### What you will do
Retype all of the entries that appear below, keeping them exactly as they are.

### Data in this exercise
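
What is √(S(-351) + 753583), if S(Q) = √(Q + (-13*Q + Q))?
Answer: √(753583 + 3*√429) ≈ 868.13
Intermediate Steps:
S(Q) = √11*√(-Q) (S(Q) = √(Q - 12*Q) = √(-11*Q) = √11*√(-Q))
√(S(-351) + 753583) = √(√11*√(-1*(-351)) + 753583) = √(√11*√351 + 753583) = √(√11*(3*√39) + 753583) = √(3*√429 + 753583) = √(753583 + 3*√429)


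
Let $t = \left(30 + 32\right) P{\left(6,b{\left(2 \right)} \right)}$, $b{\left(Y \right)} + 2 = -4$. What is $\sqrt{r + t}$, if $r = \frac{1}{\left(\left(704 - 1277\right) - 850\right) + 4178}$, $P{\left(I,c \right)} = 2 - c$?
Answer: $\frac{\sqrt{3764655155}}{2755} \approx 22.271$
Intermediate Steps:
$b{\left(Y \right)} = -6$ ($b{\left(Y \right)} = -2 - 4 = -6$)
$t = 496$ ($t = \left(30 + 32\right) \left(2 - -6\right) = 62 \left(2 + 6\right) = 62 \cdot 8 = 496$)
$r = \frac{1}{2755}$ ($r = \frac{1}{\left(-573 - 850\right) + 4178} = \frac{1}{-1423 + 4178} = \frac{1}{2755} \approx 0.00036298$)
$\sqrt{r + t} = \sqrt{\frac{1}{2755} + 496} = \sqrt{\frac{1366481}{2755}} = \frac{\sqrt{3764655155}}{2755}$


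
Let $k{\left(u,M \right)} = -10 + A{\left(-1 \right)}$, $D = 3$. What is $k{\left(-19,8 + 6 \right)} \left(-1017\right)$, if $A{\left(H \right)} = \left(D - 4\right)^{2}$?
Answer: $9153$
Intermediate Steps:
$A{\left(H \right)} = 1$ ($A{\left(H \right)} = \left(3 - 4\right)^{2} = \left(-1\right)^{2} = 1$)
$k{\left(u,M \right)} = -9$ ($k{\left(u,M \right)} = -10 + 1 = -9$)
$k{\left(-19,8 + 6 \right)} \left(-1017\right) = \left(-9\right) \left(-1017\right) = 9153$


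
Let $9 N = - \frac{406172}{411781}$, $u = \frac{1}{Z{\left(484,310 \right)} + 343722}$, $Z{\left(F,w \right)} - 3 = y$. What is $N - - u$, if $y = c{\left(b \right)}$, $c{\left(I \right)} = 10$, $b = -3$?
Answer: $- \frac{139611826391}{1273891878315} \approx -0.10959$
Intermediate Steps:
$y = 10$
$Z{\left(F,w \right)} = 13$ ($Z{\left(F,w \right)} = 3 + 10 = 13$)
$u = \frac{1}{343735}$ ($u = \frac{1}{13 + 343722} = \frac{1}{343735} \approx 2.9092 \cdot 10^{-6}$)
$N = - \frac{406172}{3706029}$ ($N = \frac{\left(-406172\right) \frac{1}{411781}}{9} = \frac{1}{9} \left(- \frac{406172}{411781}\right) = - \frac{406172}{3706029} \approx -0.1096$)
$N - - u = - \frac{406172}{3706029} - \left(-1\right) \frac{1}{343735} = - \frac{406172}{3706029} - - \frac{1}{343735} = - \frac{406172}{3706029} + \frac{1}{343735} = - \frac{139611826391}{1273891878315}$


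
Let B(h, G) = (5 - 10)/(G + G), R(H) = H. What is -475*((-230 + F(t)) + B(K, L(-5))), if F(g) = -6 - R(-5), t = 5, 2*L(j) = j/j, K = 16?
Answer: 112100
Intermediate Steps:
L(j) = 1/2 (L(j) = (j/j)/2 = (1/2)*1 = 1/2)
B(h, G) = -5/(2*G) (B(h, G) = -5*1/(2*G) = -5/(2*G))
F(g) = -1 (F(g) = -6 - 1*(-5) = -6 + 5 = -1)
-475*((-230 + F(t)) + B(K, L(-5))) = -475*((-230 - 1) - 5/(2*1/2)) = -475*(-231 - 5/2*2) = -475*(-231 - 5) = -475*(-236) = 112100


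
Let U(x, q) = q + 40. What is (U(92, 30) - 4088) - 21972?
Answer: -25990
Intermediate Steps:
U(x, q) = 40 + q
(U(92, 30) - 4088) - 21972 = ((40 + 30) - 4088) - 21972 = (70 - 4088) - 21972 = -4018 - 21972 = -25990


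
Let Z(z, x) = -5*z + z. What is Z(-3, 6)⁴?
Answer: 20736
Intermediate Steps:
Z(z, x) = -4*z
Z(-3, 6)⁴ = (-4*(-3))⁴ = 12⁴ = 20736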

### Answer for the task
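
What is √(S(-351) + 753583), if S(Q) = √(Q + (-13*Q + Q))?
Answer: √(753583 + 3*√429) ≈ 868.13
Intermediate Steps:
S(Q) = √11*√(-Q) (S(Q) = √(Q - 12*Q) = √(-11*Q) = √11*√(-Q))
√(S(-351) + 753583) = √(√11*√(-1*(-351)) + 753583) = √(√11*√351 + 753583) = √(√11*(3*√39) + 753583) = √(3*√429 + 753583) = √(753583 + 3*√429)


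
Let $t = \left(30 + 32\right) P{\left(6,b{\left(2 \right)} \right)}$, $b{\left(Y \right)} + 2 = -4$. What is $\sqrt{r + t}$, if $r = \frac{1}{\left(\left(704 - 1277\right) - 850\right) + 4178}$, $P{\left(I,c \right)} = 2 - c$?
Answer: $\frac{\sqrt{3764655155}}{2755} \approx 22.271$
Intermediate Steps:
$b{\left(Y \right)} = -6$ ($b{\left(Y \right)} = -2 - 4 = -6$)
$t = 496$ ($t = \left(30 + 32\right) \left(2 - -6\right) = 62 \left(2 + 6\right) = 62 \cdot 8 = 496$)
$r = \frac{1}{2755}$ ($r = \frac{1}{\left(-573 - 850\right) + 4178} = \frac{1}{-1423 + 4178} = \frac{1}{2755} \approx 0.00036298$)
$\sqrt{r + t} = \sqrt{\frac{1}{2755} + 496} = \sqrt{\frac{1366481}{2755}} = \frac{\sqrt{3764655155}}{2755}$


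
Let $k{\left(u,M \right)} = -10 + A{\left(-1 \right)}$, $D = 3$. What is $k{\left(-19,8 + 6 \right)} \left(-1017\right)$, if $A{\left(H \right)} = \left(D - 4\right)^{2}$?
Answer: $9153$
Intermediate Steps:
$A{\left(H \right)} = 1$ ($A{\left(H \right)} = \left(3 - 4\right)^{2} = \left(-1\right)^{2} = 1$)
$k{\left(u,M \right)} = -9$ ($k{\left(u,M \right)} = -10 + 1 = -9$)
$k{\left(-19,8 + 6 \right)} \left(-1017\right) = \left(-9\right) \left(-1017\right) = 9153$


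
Let $9 N = - \frac{406172}{411781}$, $u = \frac{1}{Z{\left(484,310 \right)} + 343722}$, $Z{\left(F,w \right)} - 3 = y$. What is $N - - u$, if $y = c{\left(b \right)}$, $c{\left(I \right)} = 10$, $b = -3$?
Answer: $- \frac{139611826391}{1273891878315} \approx -0.10959$
Intermediate Steps:
$y = 10$
$Z{\left(F,w \right)} = 13$ ($Z{\left(F,w \right)} = 3 + 10 = 13$)
$u = \frac{1}{343735}$ ($u = \frac{1}{13 + 343722} = \frac{1}{343735} \approx 2.9092 \cdot 10^{-6}$)
$N = - \frac{406172}{3706029}$ ($N = \frac{\left(-406172\right) \frac{1}{411781}}{9} = \frac{1}{9} \left(- \frac{406172}{411781}\right) = - \frac{406172}{3706029} \approx -0.1096$)
$N - - u = - \frac{406172}{3706029} - \left(-1\right) \frac{1}{343735} = - \frac{406172}{3706029} - - \frac{1}{343735} = - \frac{406172}{3706029} + \frac{1}{343735} = - \frac{139611826391}{1273891878315}$


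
Let B(h, G) = (5 - 10)/(G + G), R(H) = H. What is -475*((-230 + F(t)) + B(K, L(-5))), if F(g) = -6 - R(-5), t = 5, 2*L(j) = j/j, K = 16?
Answer: 112100
Intermediate Steps:
L(j) = 1/2 (L(j) = (j/j)/2 = (1/2)*1 = 1/2)
B(h, G) = -5/(2*G) (B(h, G) = -5*1/(2*G) = -5/(2*G))
F(g) = -1 (F(g) = -6 - 1*(-5) = -6 + 5 = -1)
-475*((-230 + F(t)) + B(K, L(-5))) = -475*((-230 - 1) - 5/(2*1/2)) = -475*(-231 - 5/2*2) = -475*(-231 - 5) = -475*(-236) = 112100


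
Let U(x, q) = q + 40. What is (U(92, 30) - 4088) - 21972?
Answer: -25990
Intermediate Steps:
U(x, q) = 40 + q
(U(92, 30) - 4088) - 21972 = ((40 + 30) - 4088) - 21972 = (70 - 4088) - 21972 = -4018 - 21972 = -25990


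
Let Z(z, x) = -5*z + z. What is Z(-3, 6)⁴?
Answer: 20736
Intermediate Steps:
Z(z, x) = -4*z
Z(-3, 6)⁴ = (-4*(-3))⁴ = 12⁴ = 20736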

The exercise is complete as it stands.